(Stored items)
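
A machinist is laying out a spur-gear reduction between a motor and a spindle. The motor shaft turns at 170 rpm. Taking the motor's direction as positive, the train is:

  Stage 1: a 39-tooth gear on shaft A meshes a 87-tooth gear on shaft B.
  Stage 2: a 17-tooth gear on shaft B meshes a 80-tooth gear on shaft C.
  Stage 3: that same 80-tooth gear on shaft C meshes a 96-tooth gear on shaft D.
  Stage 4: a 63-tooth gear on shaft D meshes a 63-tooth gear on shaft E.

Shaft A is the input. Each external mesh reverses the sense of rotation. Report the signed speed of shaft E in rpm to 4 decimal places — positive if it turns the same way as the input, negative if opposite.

+13.4950 rpm (same as input, |ω| = 13.4950 rpm)

Stage 1 [39T→87T]: ω = 170.0000×39/87 = 76.2069 rpm, dir flips to −; running = −76.2069
Stage 2 [17T→80T]: ω = 76.2069×17/80 = 16.1940 rpm, dir flips to +; running = +16.1940
Stage 3 [80T→96T]: ω = 16.1940×80/96 = 13.4950 rpm, dir flips to −; running = −13.4950
Stage 4 [63T→63T]: ω = 13.4950×63/63 = 13.4950 rpm, dir flips to +; running = +13.4950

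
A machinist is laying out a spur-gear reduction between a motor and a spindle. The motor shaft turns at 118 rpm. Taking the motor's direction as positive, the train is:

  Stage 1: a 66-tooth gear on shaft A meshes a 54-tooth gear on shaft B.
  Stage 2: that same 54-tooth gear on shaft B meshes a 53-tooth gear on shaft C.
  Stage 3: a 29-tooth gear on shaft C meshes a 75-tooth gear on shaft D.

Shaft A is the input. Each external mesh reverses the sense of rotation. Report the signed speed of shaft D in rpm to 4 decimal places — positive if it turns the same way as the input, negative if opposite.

Stage 1 [66T→54T]: ω = 118.0000×66/54 = 144.2222 rpm, dir flips to −; running = −144.2222
Stage 2 [54T→53T]: ω = 144.2222×54/53 = 146.9434 rpm, dir flips to +; running = +146.9434
Stage 3 [29T→75T]: ω = 146.9434×29/75 = 56.8181 rpm, dir flips to −; running = −56.8181

-56.8181 rpm (opposite to input, |ω| = 56.8181 rpm)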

● **Problem requirements**
Copy the records exactly.

● **Result**
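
A machinist is laying out a spur-gear reduction between a motor and a spindle. The motor shaft turns at 170 rpm. Taking the motor's direction as positive, the train is:

  Stage 1: a 39-tooth gear on shaft A meshes a 87-tooth gear on shaft B.
  Stage 2: a 17-tooth gear on shaft B meshes a 80-tooth gear on shaft C.
  Stage 3: that same 80-tooth gear on shaft C meshes a 96-tooth gear on shaft D.
  Stage 4: a 63-tooth gear on shaft D meshes a 63-tooth gear on shaft E.

Shaft A is the input. Each external mesh reverses the sense of rotation. Report the signed speed of shaft E in rpm to 4 decimal places — positive if it turns the same way as the input, negative if opposite.

+13.4950 rpm (same as input, |ω| = 13.4950 rpm)

Stage 1 [39T→87T]: ω = 170.0000×39/87 = 76.2069 rpm, dir flips to −; running = −76.2069
Stage 2 [17T→80T]: ω = 76.2069×17/80 = 16.1940 rpm, dir flips to +; running = +16.1940
Stage 3 [80T→96T]: ω = 16.1940×80/96 = 13.4950 rpm, dir flips to −; running = −13.4950
Stage 4 [63T→63T]: ω = 13.4950×63/63 = 13.4950 rpm, dir flips to +; running = +13.4950

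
A machinist is laying out a spur-gear reduction between a motor and a spindle. The motor shaft turns at 118 rpm. Taking the motor's direction as positive, the train is:

  Stage 1: a 66-tooth gear on shaft A meshes a 54-tooth gear on shaft B.
  Stage 2: that same 54-tooth gear on shaft B meshes a 53-tooth gear on shaft C.
  Stage 3: a 29-tooth gear on shaft C meshes a 75-tooth gear on shaft D.

Shaft A is the input. Each external mesh reverses the sense of rotation. Report the signed speed of shaft D in rpm to 4 decimal places — positive if it turns the same way as the input, negative if opposite.

Stage 1 [66T→54T]: ω = 118.0000×66/54 = 144.2222 rpm, dir flips to −; running = −144.2222
Stage 2 [54T→53T]: ω = 144.2222×54/53 = 146.9434 rpm, dir flips to +; running = +146.9434
Stage 3 [29T→75T]: ω = 146.9434×29/75 = 56.8181 rpm, dir flips to −; running = −56.8181

-56.8181 rpm (opposite to input, |ω| = 56.8181 rpm)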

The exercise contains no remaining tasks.